• **What the task asks**
Look through the data below for the line with "0 0 0 1 0 0 0 0 1 0", and transcribe it exactly together with each line after it up to and including the line with "Let G be the". Give nothing else.

Dataset records

= = = = = = =

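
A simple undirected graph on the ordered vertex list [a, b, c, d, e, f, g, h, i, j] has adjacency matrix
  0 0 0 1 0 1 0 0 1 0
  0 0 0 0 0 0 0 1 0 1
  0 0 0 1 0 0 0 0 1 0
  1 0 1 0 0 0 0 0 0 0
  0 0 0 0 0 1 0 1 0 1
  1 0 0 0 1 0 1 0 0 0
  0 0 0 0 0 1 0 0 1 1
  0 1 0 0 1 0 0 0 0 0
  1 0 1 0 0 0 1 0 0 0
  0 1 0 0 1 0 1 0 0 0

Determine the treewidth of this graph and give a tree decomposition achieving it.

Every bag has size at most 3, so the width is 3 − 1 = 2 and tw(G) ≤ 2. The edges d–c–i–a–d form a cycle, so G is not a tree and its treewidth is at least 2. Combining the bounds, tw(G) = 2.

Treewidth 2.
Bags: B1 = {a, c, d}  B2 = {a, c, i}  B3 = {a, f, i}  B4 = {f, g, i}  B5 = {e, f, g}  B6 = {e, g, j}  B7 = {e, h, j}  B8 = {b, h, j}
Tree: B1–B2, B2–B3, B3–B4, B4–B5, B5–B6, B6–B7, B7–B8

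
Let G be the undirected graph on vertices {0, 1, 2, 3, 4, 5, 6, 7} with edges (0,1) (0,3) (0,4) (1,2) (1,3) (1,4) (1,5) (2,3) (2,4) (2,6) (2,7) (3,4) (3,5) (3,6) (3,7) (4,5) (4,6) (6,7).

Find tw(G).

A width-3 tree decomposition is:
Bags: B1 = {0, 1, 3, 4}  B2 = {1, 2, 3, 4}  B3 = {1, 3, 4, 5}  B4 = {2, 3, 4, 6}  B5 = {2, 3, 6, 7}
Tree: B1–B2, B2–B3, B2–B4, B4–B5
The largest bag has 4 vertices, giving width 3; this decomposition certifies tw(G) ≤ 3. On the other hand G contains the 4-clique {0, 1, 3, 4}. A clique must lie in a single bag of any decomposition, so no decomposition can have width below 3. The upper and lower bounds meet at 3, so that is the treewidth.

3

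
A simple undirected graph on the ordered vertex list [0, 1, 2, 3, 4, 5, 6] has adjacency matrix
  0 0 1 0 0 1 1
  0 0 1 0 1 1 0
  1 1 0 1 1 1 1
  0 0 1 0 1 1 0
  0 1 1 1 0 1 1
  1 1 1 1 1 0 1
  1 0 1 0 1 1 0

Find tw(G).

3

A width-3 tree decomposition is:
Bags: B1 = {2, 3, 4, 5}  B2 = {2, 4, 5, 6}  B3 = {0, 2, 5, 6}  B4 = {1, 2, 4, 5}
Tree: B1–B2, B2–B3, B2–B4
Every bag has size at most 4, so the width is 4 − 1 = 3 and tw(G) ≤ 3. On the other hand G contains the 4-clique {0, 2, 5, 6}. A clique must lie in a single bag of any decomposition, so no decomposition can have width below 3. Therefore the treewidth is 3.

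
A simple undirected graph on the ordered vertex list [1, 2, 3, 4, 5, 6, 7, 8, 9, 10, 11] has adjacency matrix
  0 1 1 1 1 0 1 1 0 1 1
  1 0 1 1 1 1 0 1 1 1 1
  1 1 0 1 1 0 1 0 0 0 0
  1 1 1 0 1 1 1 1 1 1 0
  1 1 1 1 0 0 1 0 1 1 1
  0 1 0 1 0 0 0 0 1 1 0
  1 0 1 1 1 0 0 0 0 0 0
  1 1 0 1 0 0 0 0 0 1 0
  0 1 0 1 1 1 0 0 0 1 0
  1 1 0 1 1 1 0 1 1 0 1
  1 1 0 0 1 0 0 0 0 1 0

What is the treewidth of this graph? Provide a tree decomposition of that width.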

= = = = = = =

• **The answer**
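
  0 0 0 1 0 0 0 0 1 0
  1 0 1 0 0 0 0 0 0 0
  0 0 0 0 0 1 0 1 0 1
  1 0 0 0 1 0 1 0 0 0
  0 0 0 0 0 1 0 0 1 1
  0 1 0 0 1 0 0 0 0 0
  1 0 1 0 0 0 1 0 0 0
  0 1 0 0 1 0 1 0 0 0

Determine the treewidth of this graph and give a tree decomposition achieving it.

Every bag has size at most 3, so the width is 3 − 1 = 2 and tw(G) ≤ 2. The edges d–c–i–a–d form a cycle, so G is not a tree and its treewidth is at least 2. Combining the bounds, tw(G) = 2.

Treewidth 2.
Bags: B1 = {a, c, d}  B2 = {a, c, i}  B3 = {a, f, i}  B4 = {f, g, i}  B5 = {e, f, g}  B6 = {e, g, j}  B7 = {e, h, j}  B8 = {b, h, j}
Tree: B1–B2, B2–B3, B3–B4, B4–B5, B5–B6, B6–B7, B7–B8

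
Let G be the undirected graph on vertices {0, 1, 2, 3, 4, 5, 6, 7} with edges (0,1) (0,3) (0,4) (1,2) (1,3) (1,4) (1,5) (2,3) (2,4) (2,6) (2,7) (3,4) (3,5) (3,6) (3,7) (4,5) (4,6) (6,7).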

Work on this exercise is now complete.